==== Entries shown ====

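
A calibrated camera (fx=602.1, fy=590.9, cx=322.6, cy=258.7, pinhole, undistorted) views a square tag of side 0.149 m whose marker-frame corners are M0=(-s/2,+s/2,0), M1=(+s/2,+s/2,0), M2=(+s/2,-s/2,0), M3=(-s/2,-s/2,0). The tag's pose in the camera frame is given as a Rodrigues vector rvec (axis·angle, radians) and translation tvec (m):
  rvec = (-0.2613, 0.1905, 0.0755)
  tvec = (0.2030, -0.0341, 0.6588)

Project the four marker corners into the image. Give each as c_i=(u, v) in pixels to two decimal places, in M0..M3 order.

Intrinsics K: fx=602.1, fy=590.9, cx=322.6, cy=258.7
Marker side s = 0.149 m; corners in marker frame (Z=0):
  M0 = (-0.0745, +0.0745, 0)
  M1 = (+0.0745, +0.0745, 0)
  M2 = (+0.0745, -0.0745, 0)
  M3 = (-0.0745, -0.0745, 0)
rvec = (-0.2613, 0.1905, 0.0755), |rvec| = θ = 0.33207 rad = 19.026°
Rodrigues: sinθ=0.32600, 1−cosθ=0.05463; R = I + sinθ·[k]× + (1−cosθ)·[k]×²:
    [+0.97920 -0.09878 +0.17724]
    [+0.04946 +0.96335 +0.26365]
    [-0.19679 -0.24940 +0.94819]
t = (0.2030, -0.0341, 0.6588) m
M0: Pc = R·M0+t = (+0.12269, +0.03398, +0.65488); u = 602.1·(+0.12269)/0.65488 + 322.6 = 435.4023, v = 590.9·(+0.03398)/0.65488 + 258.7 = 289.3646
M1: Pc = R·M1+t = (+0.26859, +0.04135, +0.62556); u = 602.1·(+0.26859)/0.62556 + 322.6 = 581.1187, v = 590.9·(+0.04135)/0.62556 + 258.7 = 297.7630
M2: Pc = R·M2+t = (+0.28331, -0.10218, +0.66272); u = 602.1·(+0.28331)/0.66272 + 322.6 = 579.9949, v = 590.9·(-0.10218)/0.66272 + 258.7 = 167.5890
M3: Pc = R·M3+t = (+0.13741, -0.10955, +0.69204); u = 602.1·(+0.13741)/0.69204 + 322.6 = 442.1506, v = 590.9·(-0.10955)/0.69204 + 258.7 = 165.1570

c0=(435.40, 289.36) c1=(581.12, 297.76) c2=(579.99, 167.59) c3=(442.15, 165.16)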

====

## [Instructions for the task]
Repeat the data exactly. Leave nothing out.

## [Exercise answer]
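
A calibrated camera (fx=602.1, fy=590.9, cx=322.6, cy=258.7, pinhole, undistorted) views a square tag of side 0.149 m whose marker-frame corners are M0=(-s/2,+s/2,0), M1=(+s/2,+s/2,0), M2=(+s/2,-s/2,0), M3=(-s/2,-s/2,0). The tag's pose in the camera frame is given as a Rodrigues vector rvec (axis·angle, radians) and translation tvec (m):
  rvec = (-0.2613, 0.1905, 0.0755)
  tvec = (0.2030, -0.0341, 0.6588)

Project the four marker corners into the image. Give each as c_i=(u, v) in pixels to two decimal places, in M0..M3 order.

Intrinsics K: fx=602.1, fy=590.9, cx=322.6, cy=258.7
Marker side s = 0.149 m; corners in marker frame (Z=0):
  M0 = (-0.0745, +0.0745, 0)
  M1 = (+0.0745, +0.0745, 0)
  M2 = (+0.0745, -0.0745, 0)
  M3 = (-0.0745, -0.0745, 0)
rvec = (-0.2613, 0.1905, 0.0755), |rvec| = θ = 0.33207 rad = 19.026°
Rodrigues: sinθ=0.32600, 1−cosθ=0.05463; R = I + sinθ·[k]× + (1−cosθ)·[k]×²:
    [+0.97920 -0.09878 +0.17724]
    [+0.04946 +0.96335 +0.26365]
    [-0.19679 -0.24940 +0.94819]
t = (0.2030, -0.0341, 0.6588) m
M0: Pc = R·M0+t = (+0.12269, +0.03398, +0.65488); u = 602.1·(+0.12269)/0.65488 + 322.6 = 435.4023, v = 590.9·(+0.03398)/0.65488 + 258.7 = 289.3646
M1: Pc = R·M1+t = (+0.26859, +0.04135, +0.62556); u = 602.1·(+0.26859)/0.62556 + 322.6 = 581.1187, v = 590.9·(+0.04135)/0.62556 + 258.7 = 297.7630
M2: Pc = R·M2+t = (+0.28331, -0.10218, +0.66272); u = 602.1·(+0.28331)/0.66272 + 322.6 = 579.9949, v = 590.9·(-0.10218)/0.66272 + 258.7 = 167.5890
M3: Pc = R·M3+t = (+0.13741, -0.10955, +0.69204); u = 602.1·(+0.13741)/0.69204 + 322.6 = 442.1506, v = 590.9·(-0.10955)/0.69204 + 258.7 = 165.1570

c0=(435.40, 289.36) c1=(581.12, 297.76) c2=(579.99, 167.59) c3=(442.15, 165.16)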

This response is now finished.